What you are asked to do:
Reproduce all records verbatim.

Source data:
= = = = =

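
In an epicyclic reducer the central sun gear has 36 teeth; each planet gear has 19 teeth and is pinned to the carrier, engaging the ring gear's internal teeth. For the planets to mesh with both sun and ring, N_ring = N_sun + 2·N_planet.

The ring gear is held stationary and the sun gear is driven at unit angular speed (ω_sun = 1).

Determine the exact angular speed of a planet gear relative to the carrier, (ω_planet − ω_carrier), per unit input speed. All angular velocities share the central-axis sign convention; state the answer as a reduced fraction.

-1332/1045

N_ring = 36 + 2·19 = 74
36(ω_s−ω_c) = −74(ω_r−ω_c),  ω_r=0, ω_s=1
36(1−ω_c) = −74(0−ω_c)  ⇒  110ω_c = 36  ⇒  ω_c = 18/55
sun–planet: 36·(1−18/55) = −19·(ω_p−ω_c)  ⇒  ω_p−ω_c = −(36/19)·(37/55) = -1332/1045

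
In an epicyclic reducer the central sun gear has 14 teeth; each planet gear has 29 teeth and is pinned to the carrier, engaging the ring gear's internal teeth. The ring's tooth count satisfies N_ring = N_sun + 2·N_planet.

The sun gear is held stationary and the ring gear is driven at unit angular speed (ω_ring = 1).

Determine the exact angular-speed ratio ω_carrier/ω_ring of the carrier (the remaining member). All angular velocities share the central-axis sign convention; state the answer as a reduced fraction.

36/43

N_ring = 14 + 2·29 = 72
14(ω_s−ω_c) = −72(ω_r−ω_c),  ω_s=0, ω_r=1
14(0−ω_c) = −72(1−ω_c)  ⇒  86ω_c = 72  ⇒  ω_c = 36/43
ω_c/ω_r = 36/43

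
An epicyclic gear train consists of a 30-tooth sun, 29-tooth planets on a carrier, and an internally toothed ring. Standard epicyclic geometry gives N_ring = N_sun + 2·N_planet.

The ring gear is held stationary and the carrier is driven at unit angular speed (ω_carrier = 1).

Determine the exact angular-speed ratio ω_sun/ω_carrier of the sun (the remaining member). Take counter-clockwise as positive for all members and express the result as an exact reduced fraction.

N_ring = 30 + 2·29 = 88
30(ω_s−ω_c) = −88(ω_r−ω_c),  ω_r=0, ω_c=1
ω_s = 1 − (88/30)(0−1) = 59/15
ω_s/ω_c = 59/15

59/15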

= = = = =

Result of this task:
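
In an epicyclic reducer the central sun gear has 36 teeth; each planet gear has 19 teeth and is pinned to the carrier, engaging the ring gear's internal teeth. For the planets to mesh with both sun and ring, N_ring = N_sun + 2·N_planet.

The ring gear is held stationary and the sun gear is driven at unit angular speed (ω_sun = 1).

Determine the exact angular speed of a planet gear relative to the carrier, (ω_planet − ω_carrier), per unit input speed. All angular velocities share the central-axis sign convention; state the answer as a reduced fraction.

-1332/1045

N_ring = 36 + 2·19 = 74
36(ω_s−ω_c) = −74(ω_r−ω_c),  ω_r=0, ω_s=1
36(1−ω_c) = −74(0−ω_c)  ⇒  110ω_c = 36  ⇒  ω_c = 18/55
sun–planet: 36·(1−18/55) = −19·(ω_p−ω_c)  ⇒  ω_p−ω_c = −(36/19)·(37/55) = -1332/1045

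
In an epicyclic reducer the central sun gear has 14 teeth; each planet gear has 29 teeth and is pinned to the carrier, engaging the ring gear's internal teeth. The ring's tooth count satisfies N_ring = N_sun + 2·N_planet.

The sun gear is held stationary and the ring gear is driven at unit angular speed (ω_ring = 1).

Determine the exact angular-speed ratio ω_carrier/ω_ring of the carrier (the remaining member). All angular velocities share the central-axis sign convention; state the answer as a reduced fraction.

36/43

N_ring = 14 + 2·29 = 72
14(ω_s−ω_c) = −72(ω_r−ω_c),  ω_s=0, ω_r=1
14(0−ω_c) = −72(1−ω_c)  ⇒  86ω_c = 72  ⇒  ω_c = 36/43
ω_c/ω_r = 36/43

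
An epicyclic gear train consists of a 30-tooth sun, 29-tooth planets on a carrier, and an internally toothed ring. Standard epicyclic geometry gives N_ring = N_sun + 2·N_planet.

The ring gear is held stationary and the carrier is driven at unit angular speed (ω_carrier = 1).

Determine the exact angular-speed ratio ω_sun/ω_carrier of the sun (the remaining member). Take counter-clockwise as positive for all members and express the result as an exact reduced fraction.

N_ring = 30 + 2·29 = 88
30(ω_s−ω_c) = −88(ω_r−ω_c),  ω_r=0, ω_c=1
ω_s = 1 − (88/30)(0−1) = 59/15
ω_s/ω_c = 59/15

59/15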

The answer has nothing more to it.